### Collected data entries

╔══

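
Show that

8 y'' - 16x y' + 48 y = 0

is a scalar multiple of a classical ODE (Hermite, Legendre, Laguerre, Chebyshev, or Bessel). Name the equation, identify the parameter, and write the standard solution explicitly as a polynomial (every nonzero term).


All three coefficients share the factor 8; dividing through by 8 gives  y'' - 2x y' + 6 y = 0.
This matches the Hermite equation y'' - 2x y' + 2n y = 0 with 2n = 6, so n = 3; the polynomial solution is H_3(x).
With y = sum_k a_k x^k, matching x^k gives (k+2)(k+1) a_{k+2} = 2(k - n) a_k = 2(k - 3) a_k. The right side vanishes at k = 3, so the series with the parity of 3 terminates at degree 3.
Standard normalization: leading coefficient of H_n is 2^n, so a_3 = 2^3 = 8. Work downward with a_k = (k+1)(k+2) a_{k+2} / (2(k - n)):
  a_1 = (2)(3)(8) / (2(1 - 3)) = 48/(-4) = -12
Hence H_3(x) = 8 x^3 - 12 x.

H_3(x); series = 8 x^3 - 12 x


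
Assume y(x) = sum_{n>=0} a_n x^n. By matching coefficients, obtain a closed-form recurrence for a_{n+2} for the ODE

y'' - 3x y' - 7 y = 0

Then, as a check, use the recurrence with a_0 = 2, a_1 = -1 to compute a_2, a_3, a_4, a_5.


Substitute y = sum_n a_n x^n.
y''(x) has coefficient (n+2)(n+1) a_{n+2} at x^n;
-3 x y'(x) has coefficient -3 n a_n at x^n (shift);
-7 y(x) has coefficient -7 a_n at x^n.
Matching x^n: (n+2)(n+1) a_{n+2} + (-3n - 7) a_n = 0.
Thus a_{n+2} = (3n + 7) / ((n+1)(n+2)) * a_n.

Check with a_0 = 2, a_1 = -1 (apply the recurrence for n = 0, 1, 2, 3): a_0 = 2, a_1 = -1, a_2 = 7, a_3 = -5/3, a_4 = 91/12, a_5 = -4/3.

a_(n+2) = (3n + 7) / ((n+1)(n+2)) * a_n; check: a_0 = 2, a_1 = -1, a_2 = 7, a_3 = -5/3, a_4 = 91/12, a_5 = -4/3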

╚══

### PROBLEM TO WORK ON
Each record must be output exactly, with none omitted.

### EXERCISE ANSWER
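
Show that

8 y'' - 16x y' + 48 y = 0

is a scalar multiple of a classical ODE (Hermite, Legendre, Laguerre, Chebyshev, or Bessel). Name the equation, identify the parameter, and write the standard solution explicitly as a polynomial (every nonzero term).


All three coefficients share the factor 8; dividing through by 8 gives  y'' - 2x y' + 6 y = 0.
This matches the Hermite equation y'' - 2x y' + 2n y = 0 with 2n = 6, so n = 3; the polynomial solution is H_3(x).
With y = sum_k a_k x^k, matching x^k gives (k+2)(k+1) a_{k+2} = 2(k - n) a_k = 2(k - 3) a_k. The right side vanishes at k = 3, so the series with the parity of 3 terminates at degree 3.
Standard normalization: leading coefficient of H_n is 2^n, so a_3 = 2^3 = 8. Work downward with a_k = (k+1)(k+2) a_{k+2} / (2(k - n)):
  a_1 = (2)(3)(8) / (2(1 - 3)) = 48/(-4) = -12
Hence H_3(x) = 8 x^3 - 12 x.

H_3(x); series = 8 x^3 - 12 x


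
Assume y(x) = sum_{n>=0} a_n x^n. By matching coefficients, obtain a closed-form recurrence for a_{n+2} for the ODE

y'' - 3x y' - 7 y = 0

Then, as a check, use the recurrence with a_0 = 2, a_1 = -1 to compute a_2, a_3, a_4, a_5.


Substitute y = sum_n a_n x^n.
y''(x) has coefficient (n+2)(n+1) a_{n+2} at x^n;
-3 x y'(x) has coefficient -3 n a_n at x^n (shift);
-7 y(x) has coefficient -7 a_n at x^n.
Matching x^n: (n+2)(n+1) a_{n+2} + (-3n - 7) a_n = 0.
Thus a_{n+2} = (3n + 7) / ((n+1)(n+2)) * a_n.

Check with a_0 = 2, a_1 = -1 (apply the recurrence for n = 0, 1, 2, 3): a_0 = 2, a_1 = -1, a_2 = 7, a_3 = -5/3, a_4 = 91/12, a_5 = -4/3.

a_(n+2) = (3n + 7) / ((n+1)(n+2)) * a_n; check: a_0 = 2, a_1 = -1, a_2 = 7, a_3 = -5/3, a_4 = 91/12, a_5 = -4/3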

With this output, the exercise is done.